- BRIEF -
Restate all of the entries verbatim.

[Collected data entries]
..............................

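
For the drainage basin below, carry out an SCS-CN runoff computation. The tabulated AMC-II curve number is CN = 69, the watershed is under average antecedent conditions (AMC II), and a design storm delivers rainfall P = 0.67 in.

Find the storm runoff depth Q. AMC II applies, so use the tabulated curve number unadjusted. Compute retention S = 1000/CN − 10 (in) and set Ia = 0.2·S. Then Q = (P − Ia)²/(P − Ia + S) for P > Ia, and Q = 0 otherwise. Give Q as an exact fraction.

Q = 0 in ≈ 0.000 in

Average conditions: CN = 69 (no AMC adjustment).
Retention S: 1000/CN − 10 with CN=69.000 → S = 310/69 ≈ 4.493 in
Initial abstraction Ia = S/5 = (310/69)/5 = 62/69 ≈ 0.899 in
P = 0.670 ≤ Ia = 0.899 in: entire storm abstracted, Q = 0.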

..............................

- TASK OUTPUT -
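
For the drainage basin below, carry out an SCS-CN runoff computation. The tabulated AMC-II curve number is CN = 69, the watershed is under average antecedent conditions (AMC II), and a design storm delivers rainfall P = 0.67 in.

Find the storm runoff depth Q. AMC II applies, so use the tabulated curve number unadjusted. Compute retention S = 1000/CN − 10 (in) and set Ia = 0.2·S. Then Q = (P − Ia)²/(P − Ia + S) for P > Ia, and Q = 0 otherwise. Give Q as an exact fraction.

Q = 0 in ≈ 0.000 in

Average conditions: CN = 69 (no AMC adjustment).
Retention S: 1000/CN − 10 with CN=69.000 → S = 310/69 ≈ 4.493 in
Initial abstraction Ia = S/5 = (310/69)/5 = 62/69 ≈ 0.899 in
P = 0.670 ≤ Ia = 0.899 in: entire storm abstracted, Q = 0.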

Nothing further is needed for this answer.